**Problem to solve**. Repeat precisely the span of lines below that opens with the line containing "Below is a diagram" and closes with the line containing "word uses si", both included.
========================
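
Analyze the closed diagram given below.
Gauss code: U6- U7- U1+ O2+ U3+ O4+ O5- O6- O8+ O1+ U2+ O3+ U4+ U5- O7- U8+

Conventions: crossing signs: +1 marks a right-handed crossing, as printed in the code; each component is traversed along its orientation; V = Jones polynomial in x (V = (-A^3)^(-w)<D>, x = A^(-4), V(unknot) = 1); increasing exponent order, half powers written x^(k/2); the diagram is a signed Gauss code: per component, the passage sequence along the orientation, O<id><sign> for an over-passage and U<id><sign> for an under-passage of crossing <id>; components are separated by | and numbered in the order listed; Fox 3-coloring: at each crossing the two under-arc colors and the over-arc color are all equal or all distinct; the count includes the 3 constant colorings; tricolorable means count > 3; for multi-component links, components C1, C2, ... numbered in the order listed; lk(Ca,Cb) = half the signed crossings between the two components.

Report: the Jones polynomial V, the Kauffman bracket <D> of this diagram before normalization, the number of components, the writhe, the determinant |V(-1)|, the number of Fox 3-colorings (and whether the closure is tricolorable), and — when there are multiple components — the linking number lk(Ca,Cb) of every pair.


V = x + x^3 - x^4
<D> = -A^-10 + A^-6 + A^2 (w = +2)
1 component over 8 crossings, w = +2
9 Fox colorings among 3^8, |V(-1)| = 3: tricolorable
why: w = +2 shifts under R1 moves; the (-A^3)^(-2) factor cancels that in V


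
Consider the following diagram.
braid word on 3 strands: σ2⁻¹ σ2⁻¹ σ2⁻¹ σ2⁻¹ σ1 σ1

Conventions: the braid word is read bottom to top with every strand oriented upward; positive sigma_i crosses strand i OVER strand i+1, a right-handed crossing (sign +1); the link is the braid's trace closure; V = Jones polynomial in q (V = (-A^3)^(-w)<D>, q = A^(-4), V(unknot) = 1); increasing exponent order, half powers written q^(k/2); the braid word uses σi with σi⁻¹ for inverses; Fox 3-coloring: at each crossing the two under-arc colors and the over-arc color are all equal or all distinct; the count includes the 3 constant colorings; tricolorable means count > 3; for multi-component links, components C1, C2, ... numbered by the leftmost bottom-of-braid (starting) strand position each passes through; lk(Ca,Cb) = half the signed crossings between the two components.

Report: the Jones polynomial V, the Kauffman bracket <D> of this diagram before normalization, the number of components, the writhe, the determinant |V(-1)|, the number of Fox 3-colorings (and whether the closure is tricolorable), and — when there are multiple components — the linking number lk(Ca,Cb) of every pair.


V(q) = q^-5 - q^-4 + 2q^-3 - q^-2 + 2q^-1 + q
bracket: A^-10 + 2A^-2 - A^2 + 2A^6 - A^10 + A^14, w = -2
3 components, writhe -2, over 6 crossings
lk(C1,C2) = +1
linking number lk(C1,C3) = 0
lk(C2,C3): -2
det 8, colorings 3 of 3^6 — not tricolorable
observation: w = -2 shifts under R1 moves; the (-A^3)^(2) factor cancels that in V


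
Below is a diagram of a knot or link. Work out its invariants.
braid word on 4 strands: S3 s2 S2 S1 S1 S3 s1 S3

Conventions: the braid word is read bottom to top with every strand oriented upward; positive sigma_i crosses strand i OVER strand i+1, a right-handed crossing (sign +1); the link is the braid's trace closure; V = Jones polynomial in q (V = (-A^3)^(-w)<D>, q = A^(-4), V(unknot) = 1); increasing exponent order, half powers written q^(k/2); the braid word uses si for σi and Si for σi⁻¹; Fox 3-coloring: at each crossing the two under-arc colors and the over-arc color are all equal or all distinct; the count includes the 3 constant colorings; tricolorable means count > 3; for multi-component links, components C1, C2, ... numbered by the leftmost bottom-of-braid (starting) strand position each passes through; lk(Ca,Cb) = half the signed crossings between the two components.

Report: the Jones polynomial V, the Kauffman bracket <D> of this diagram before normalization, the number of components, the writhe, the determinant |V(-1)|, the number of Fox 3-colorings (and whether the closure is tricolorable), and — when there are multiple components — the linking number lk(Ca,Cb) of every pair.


V(q) = q^(-9/2) - q^(-5/2) - q^(-3/2) - q^(-1/2)
bracket: -A^-10 - A^-6 - A^-2 + A^6, w = -4
2 components, writhe -4, over 8 crossings
lk(C1,C2) = 0
det 0, colorings 27 of 3^8 — tricolorable
observation: |V(-1)| = 0: so tricolorable, since 3 divides 0


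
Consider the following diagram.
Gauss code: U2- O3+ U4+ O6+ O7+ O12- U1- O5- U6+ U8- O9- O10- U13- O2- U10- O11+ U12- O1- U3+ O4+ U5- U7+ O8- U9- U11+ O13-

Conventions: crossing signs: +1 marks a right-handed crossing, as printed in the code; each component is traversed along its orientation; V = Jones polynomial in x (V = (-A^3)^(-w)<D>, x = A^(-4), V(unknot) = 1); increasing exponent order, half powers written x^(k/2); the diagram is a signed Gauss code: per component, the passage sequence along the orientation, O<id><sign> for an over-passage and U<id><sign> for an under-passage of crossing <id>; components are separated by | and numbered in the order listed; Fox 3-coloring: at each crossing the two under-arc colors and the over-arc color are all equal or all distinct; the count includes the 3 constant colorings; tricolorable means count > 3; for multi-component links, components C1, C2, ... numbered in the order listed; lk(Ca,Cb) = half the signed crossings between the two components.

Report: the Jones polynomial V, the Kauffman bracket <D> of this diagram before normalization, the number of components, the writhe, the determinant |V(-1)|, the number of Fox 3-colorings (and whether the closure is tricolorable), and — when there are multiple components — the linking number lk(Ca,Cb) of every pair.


V(x) = -x^-8 + 3x^-7 - 6x^-6 + 9x^-5 - 12x^-4 + 13x^-3 - 11x^-2 + 10x^-1 - 6 + 3x - x^2
bracket: A^-17 - 3A^-13 + 6A^-9 - 10A^-5 + 11A^-1 - 13A^3 + 12A^7 - 9A^11 + 6A^15 - 3A^19 + A^23, w = -3
1 component, writhe -3, over 13 crossings
det 75, colorings 9 of 3^13 — tricolorable
observation: V spans 10 powers of x: at least 10 crossings in any diagram


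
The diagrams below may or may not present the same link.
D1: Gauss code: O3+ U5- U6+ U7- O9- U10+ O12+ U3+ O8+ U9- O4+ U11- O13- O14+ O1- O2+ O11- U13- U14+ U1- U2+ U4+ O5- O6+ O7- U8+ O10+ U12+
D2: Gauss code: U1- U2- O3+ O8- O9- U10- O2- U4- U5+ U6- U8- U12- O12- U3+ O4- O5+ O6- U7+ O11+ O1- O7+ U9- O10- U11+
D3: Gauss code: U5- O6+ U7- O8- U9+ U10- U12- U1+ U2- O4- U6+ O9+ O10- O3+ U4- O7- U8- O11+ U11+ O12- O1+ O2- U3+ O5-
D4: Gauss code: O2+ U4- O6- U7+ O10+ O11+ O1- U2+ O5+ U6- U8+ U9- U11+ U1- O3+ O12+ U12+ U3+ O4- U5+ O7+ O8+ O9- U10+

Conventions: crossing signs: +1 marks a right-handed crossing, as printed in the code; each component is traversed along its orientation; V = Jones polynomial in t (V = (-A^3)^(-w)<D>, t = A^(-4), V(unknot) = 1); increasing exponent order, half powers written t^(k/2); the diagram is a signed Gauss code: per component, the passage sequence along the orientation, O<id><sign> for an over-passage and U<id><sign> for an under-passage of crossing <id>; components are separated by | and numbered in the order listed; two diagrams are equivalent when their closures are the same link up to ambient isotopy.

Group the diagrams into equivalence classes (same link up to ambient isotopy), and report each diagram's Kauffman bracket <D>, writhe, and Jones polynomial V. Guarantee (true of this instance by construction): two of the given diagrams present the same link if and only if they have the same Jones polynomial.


grouping into links: {D1, D4} | {D2} | {D3}
V(D1) = t^-1 - 1 + 2t - 2t^2 + 2t^3 - 2t^4 + t^5  (w +2, c 14, <D> = A^-14 - 2A^-10 + 2A^-6 - 2A^-2 + 2A^2 - A^6 + A^10)
D2 (bracket A^-8 + 1 - A^4; 12 crossings at w = -4): V = -t^-4 + t^-3 + t^-1
D3 (bracket A^-10 - A^-6 + 2A^-2 - 2A^2 + 2A^6 - 2A^10 + A^14; 12 crossings at w = -2): V = t^-5 - 2t^-4 + 2t^-3 - 2t^-2 + 2t^-1 - 1 + t
D4 (bracket A^-8 - 2A^-4 + 2 - 2A^4 + 2A^8 - A^12 + A^16; 12 crossings at w = +4): V = t^-1 - 1 + 2t - 2t^2 + 2t^3 - 2t^4 + t^5
key observation: 3 classes among 4 diagrams; unequal V(t) rules out equality


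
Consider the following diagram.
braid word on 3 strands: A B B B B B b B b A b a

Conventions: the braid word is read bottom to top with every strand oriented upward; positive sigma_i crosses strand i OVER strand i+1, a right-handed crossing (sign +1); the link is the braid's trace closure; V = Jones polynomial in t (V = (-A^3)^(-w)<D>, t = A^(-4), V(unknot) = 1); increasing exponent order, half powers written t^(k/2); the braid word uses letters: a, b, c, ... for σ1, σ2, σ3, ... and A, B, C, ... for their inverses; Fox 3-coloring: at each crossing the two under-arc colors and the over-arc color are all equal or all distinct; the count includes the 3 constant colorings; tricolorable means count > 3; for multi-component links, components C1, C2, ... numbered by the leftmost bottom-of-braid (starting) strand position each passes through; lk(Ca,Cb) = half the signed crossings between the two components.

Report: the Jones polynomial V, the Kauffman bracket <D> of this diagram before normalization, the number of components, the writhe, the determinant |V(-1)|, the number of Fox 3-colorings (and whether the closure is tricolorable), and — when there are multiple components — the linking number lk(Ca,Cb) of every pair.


V = -t^-4 + t^-3 + t^-1
<D> = A^-8 + 1 - A^4 (w = -4)
1 component over 12 crossings, w = -4
9 Fox colorings among 3^12, |V(-1)| = 3: tricolorable
why: inverse pairs cancel, leaving σ1⁻¹ σ2⁻¹ σ2⁻¹ σ2⁻¹ σ2⁻¹ σ1⁻¹ σ2 σ1


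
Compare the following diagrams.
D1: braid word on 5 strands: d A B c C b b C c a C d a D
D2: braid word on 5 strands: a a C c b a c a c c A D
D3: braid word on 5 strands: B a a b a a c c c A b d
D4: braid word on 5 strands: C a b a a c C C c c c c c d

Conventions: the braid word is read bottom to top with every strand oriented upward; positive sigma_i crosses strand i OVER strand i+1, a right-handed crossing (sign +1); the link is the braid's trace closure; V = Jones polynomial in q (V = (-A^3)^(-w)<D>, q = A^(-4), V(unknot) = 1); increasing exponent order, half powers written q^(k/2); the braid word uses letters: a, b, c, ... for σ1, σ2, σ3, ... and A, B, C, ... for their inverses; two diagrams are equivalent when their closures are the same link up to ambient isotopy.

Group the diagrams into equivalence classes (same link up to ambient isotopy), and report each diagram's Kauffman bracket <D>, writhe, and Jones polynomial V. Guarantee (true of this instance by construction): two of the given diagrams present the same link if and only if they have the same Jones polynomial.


classes: {D1} | {D2, D3, D4}
V(D1) = 1  [14 crossings, <D> = A^6, w = +2]
D2 (bracket A^-14 - 2A^-10 + A^-6 - 2A^-2 + 2A^2 + A^10; 12 crossings at w = +6): V = q^2 + 2q^4 - 2q^5 + q^6 - 2q^7 + q^8
V(D3) = q^2 + 2q^4 - 2q^5 + q^6 - 2q^7 + q^8  [12 crossings, <D> = A^-8 - 2A^-4 + 1 - 2A^4 + 2A^8 + A^16, w = +8]
V(D4) = q^2 + 2q^4 - 2q^5 + q^6 - 2q^7 + q^8  [14 crossings, <D> = A^-8 - 2A^-4 + 1 - 2A^4 + 2A^8 + A^16, w = +8]
note: V(q) takes 2 values over 4 diagrams, fixing the grouping


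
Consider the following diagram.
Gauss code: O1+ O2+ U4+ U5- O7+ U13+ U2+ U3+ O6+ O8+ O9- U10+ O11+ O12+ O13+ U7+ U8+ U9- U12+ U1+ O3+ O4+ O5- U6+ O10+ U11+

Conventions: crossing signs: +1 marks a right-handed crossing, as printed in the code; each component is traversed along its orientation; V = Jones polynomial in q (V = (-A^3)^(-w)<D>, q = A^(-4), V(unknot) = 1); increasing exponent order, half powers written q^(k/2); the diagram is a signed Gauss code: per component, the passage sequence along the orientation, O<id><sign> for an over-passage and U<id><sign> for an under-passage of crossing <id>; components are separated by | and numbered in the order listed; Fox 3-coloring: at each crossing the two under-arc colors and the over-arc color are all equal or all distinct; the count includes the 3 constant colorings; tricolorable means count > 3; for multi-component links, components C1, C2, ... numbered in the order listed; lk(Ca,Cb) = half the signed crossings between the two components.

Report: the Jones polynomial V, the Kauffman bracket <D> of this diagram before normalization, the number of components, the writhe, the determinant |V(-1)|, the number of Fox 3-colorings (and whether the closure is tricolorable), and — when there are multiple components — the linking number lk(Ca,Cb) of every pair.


V = q^3 + q^5 - q^6 + q^7 - q^8 + q^9 - q^10
<D> = A^-13 - A^-9 + A^-5 - A^-1 + A^3 - A^7 - A^15 (w = +9)
1 component over 13 crossings, w = +9
3 Fox colorings among 3^13, |V(-1)| = 7: not tricolorable
why: det 7 = |V(-1)|; not divisible by 3, so not tricolorable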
========================
**Solution below**.
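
Below is a diagram of a knot or link. Work out its invariants.
braid word on 4 strands: S3 s2 S2 S1 S1 S3 s1 S3

Conventions: the braid word is read bottom to top with every strand oriented upward; positive sigma_i crosses strand i OVER strand i+1, a right-handed crossing (sign +1); the link is the braid's trace closure; V = Jones polynomial in q (V = (-A^3)^(-w)<D>, q = A^(-4), V(unknot) = 1); increasing exponent order, half powers written q^(k/2); the braid word uses si for σi and Si for σi⁻¹; Fox 3-coloring: at each crossing the two under-arc colors and the over-arc color are all equal or all distinct; the count includes the 3 constant colorings; tricolorable means count > 3; for multi-component links, components C1, C2, ... numbered by the leftmost bottom-of-braid (starting) strand position each passes through; lk(Ca,Cb) = half the signed crossings between the two components.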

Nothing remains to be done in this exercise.